*Records provided*

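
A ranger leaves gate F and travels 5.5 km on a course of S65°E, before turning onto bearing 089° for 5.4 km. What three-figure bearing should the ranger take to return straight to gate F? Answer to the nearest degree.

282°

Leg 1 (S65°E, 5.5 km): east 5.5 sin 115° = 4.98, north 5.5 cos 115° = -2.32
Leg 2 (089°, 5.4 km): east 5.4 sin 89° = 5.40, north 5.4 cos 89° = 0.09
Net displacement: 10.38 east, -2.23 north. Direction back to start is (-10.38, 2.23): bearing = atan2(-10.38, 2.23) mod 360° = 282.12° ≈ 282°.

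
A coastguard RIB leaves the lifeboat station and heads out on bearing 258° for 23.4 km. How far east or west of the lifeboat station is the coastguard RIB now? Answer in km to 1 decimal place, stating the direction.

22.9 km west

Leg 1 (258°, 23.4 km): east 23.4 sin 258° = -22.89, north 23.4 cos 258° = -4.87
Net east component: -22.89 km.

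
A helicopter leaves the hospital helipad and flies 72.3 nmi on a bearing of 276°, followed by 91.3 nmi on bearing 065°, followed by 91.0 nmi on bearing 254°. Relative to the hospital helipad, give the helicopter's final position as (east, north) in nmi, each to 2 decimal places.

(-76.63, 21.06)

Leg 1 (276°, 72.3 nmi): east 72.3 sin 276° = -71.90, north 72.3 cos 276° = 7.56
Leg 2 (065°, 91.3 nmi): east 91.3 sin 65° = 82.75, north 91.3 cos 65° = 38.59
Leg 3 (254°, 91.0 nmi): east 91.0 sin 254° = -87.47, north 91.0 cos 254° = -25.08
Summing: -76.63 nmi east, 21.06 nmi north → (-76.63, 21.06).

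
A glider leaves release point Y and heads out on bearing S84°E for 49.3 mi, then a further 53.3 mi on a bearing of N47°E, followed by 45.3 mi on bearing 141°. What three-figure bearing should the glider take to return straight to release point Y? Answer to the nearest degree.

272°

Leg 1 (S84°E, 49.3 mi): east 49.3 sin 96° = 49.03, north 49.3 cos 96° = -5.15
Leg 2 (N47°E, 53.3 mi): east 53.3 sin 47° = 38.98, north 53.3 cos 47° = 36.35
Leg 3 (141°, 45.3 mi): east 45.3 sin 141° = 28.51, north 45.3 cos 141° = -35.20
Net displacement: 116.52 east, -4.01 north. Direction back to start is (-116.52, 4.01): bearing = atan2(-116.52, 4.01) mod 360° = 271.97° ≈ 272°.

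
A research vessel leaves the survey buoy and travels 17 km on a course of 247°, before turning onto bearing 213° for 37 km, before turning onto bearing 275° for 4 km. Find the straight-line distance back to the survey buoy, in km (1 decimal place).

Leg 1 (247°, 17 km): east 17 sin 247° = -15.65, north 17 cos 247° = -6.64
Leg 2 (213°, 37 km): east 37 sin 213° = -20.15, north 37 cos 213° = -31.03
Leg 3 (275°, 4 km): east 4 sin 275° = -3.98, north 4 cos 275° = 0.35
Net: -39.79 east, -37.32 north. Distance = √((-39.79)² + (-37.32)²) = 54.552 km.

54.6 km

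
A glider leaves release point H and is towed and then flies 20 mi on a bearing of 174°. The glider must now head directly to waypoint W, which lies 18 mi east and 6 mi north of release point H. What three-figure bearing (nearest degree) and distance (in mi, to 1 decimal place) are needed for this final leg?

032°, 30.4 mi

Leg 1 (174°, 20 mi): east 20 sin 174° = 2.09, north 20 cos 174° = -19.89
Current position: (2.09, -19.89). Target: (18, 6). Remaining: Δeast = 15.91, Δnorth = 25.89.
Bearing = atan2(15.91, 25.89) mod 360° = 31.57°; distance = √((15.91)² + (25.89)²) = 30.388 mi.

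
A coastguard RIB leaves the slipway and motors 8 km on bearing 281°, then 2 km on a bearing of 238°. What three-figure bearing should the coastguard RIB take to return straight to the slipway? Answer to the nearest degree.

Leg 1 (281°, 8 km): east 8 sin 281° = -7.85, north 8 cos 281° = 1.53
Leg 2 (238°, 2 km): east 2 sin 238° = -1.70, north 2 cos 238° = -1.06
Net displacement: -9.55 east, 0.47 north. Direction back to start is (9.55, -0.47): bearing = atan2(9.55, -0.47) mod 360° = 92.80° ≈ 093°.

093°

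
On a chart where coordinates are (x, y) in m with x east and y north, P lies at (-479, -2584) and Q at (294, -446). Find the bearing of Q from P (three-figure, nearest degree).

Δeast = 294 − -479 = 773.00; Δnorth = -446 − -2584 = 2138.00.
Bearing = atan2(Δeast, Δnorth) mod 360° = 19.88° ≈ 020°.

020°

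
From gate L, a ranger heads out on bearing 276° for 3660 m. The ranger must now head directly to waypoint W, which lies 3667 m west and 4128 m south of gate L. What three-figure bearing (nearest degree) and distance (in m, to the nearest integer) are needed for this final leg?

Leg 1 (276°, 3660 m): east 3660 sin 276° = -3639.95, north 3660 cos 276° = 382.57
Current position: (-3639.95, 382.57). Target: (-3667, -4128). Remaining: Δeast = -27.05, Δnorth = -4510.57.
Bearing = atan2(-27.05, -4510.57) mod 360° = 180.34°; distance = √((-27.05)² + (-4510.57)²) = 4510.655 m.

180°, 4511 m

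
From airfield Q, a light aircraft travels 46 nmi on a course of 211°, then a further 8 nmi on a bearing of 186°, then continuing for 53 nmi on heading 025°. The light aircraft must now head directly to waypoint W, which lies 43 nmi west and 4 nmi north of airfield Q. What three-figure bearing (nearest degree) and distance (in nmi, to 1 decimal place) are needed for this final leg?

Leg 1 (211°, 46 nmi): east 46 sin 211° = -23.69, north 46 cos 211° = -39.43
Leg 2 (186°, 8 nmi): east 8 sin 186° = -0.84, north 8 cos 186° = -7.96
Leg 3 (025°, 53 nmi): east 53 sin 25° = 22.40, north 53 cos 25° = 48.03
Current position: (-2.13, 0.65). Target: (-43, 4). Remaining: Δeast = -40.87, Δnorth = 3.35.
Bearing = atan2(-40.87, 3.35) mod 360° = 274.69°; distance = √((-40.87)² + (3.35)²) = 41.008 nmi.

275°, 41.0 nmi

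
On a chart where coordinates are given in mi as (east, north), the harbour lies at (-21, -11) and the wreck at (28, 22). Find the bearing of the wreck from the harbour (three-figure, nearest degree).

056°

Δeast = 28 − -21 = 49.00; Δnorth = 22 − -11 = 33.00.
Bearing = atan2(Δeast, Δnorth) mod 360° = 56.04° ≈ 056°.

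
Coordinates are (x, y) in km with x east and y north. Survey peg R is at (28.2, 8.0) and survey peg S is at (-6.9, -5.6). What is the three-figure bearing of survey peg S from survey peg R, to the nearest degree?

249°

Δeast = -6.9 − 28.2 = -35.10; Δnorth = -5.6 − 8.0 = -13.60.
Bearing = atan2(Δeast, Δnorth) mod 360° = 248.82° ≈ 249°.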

*Work request*
The line containing "On a chart where coordinates are given" marks the start; retype it and each line after it through the end of the records above, exactly.

*Task answer*
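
On a chart where coordinates are given in mi as (east, north), the harbour lies at (-21, -11) and the wreck at (28, 22). Find the bearing of the wreck from the harbour (three-figure, nearest degree).

056°

Δeast = 28 − -21 = 49.00; Δnorth = 22 − -11 = 33.00.
Bearing = atan2(Δeast, Δnorth) mod 360° = 56.04° ≈ 056°.

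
Coordinates are (x, y) in km with x east and y north. Survey peg R is at (28.2, 8.0) and survey peg S is at (-6.9, -5.6). What is the three-figure bearing of survey peg S from survey peg R, to the nearest degree?

249°

Δeast = -6.9 − 28.2 = -35.10; Δnorth = -5.6 − 8.0 = -13.60.
Bearing = atan2(Δeast, Δnorth) mod 360° = 248.82° ≈ 249°.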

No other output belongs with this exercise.